WHAT IS REQUIRED: Find the line containing "The heap is 32" in the entries below. Restate it and each line after it, word for word, up to and including the line containing "The heap is 59".

DATA FOR THE TASK:
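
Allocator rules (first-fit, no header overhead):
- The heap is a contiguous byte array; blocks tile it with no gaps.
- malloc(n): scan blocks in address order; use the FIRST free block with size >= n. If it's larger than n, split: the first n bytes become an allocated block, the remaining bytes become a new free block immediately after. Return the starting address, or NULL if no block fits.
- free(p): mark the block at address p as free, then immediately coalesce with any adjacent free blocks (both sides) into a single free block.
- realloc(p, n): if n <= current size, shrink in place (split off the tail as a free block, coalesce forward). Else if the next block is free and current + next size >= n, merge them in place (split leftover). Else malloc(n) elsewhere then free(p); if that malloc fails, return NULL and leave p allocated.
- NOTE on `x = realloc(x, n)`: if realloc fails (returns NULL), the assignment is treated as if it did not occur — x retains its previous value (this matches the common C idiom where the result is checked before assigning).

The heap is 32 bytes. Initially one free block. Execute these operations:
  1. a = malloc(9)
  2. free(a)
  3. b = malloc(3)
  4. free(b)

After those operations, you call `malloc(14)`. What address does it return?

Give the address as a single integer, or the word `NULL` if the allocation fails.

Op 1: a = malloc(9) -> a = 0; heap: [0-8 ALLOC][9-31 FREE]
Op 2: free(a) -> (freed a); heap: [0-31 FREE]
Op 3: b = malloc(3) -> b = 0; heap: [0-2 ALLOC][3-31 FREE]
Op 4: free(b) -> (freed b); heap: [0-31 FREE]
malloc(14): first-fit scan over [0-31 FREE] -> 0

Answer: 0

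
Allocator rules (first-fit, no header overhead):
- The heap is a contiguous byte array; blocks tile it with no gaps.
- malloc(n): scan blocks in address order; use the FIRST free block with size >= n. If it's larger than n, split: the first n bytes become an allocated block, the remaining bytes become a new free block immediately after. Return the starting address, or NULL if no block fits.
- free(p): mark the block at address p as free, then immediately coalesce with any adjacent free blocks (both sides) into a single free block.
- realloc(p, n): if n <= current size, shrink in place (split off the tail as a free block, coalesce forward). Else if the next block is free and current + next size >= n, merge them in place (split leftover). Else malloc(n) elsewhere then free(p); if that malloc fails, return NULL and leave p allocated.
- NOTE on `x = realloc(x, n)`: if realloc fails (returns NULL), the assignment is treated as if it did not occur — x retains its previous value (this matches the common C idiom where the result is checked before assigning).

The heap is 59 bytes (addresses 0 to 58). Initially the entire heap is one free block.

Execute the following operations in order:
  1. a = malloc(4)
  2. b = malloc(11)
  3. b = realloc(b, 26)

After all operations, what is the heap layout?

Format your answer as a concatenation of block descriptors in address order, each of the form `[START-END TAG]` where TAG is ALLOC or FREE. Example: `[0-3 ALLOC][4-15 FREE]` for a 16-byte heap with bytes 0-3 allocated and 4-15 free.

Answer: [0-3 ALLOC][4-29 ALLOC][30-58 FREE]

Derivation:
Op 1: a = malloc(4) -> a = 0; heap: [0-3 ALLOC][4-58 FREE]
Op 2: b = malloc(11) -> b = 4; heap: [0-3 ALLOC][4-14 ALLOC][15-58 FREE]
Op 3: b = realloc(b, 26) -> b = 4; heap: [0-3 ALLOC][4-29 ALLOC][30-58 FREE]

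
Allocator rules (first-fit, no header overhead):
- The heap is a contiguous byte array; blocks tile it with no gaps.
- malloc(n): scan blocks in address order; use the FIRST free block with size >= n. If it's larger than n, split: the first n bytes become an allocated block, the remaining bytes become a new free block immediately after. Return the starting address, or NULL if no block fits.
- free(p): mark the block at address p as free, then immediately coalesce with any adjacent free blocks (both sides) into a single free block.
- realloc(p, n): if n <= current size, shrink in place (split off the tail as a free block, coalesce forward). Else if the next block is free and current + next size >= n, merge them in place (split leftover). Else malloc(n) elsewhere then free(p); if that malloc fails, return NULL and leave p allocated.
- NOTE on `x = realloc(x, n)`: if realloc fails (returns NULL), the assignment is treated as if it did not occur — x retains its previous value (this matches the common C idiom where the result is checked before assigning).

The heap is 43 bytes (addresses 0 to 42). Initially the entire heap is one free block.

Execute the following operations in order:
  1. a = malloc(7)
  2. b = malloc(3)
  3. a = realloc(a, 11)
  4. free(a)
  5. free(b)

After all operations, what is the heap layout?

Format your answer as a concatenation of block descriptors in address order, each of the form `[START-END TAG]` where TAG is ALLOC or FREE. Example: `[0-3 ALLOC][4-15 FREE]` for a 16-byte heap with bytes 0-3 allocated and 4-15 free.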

ANSWER TO THE EXERCISE:
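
The heap is 32 bytes. Initially one free block. Execute these operations:
  1. a = malloc(9)
  2. free(a)
  3. b = malloc(3)
  4. free(b)

After those operations, you call `malloc(14)`. What address does it return?

Give the address as a single integer, or the word `NULL` if the allocation fails.

Op 1: a = malloc(9) -> a = 0; heap: [0-8 ALLOC][9-31 FREE]
Op 2: free(a) -> (freed a); heap: [0-31 FREE]
Op 3: b = malloc(3) -> b = 0; heap: [0-2 ALLOC][3-31 FREE]
Op 4: free(b) -> (freed b); heap: [0-31 FREE]
malloc(14): first-fit scan over [0-31 FREE] -> 0

Answer: 0

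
Allocator rules (first-fit, no header overhead):
- The heap is a contiguous byte array; blocks tile it with no gaps.
- malloc(n): scan blocks in address order; use the FIRST free block with size >= n. If it's larger than n, split: the first n bytes become an allocated block, the remaining bytes become a new free block immediately after. Return the starting address, or NULL if no block fits.
- free(p): mark the block at address p as free, then immediately coalesce with any adjacent free blocks (both sides) into a single free block.
- realloc(p, n): if n <= current size, shrink in place (split off the tail as a free block, coalesce forward). Else if the next block is free and current + next size >= n, merge them in place (split leftover). Else malloc(n) elsewhere then free(p); if that malloc fails, return NULL and leave p allocated.
- NOTE on `x = realloc(x, n)`: if realloc fails (returns NULL), the assignment is treated as if it did not occur — x retains its previous value (this matches the common C idiom where the result is checked before assigning).

The heap is 59 bytes (addresses 0 to 58). Initially the entire heap is one free block.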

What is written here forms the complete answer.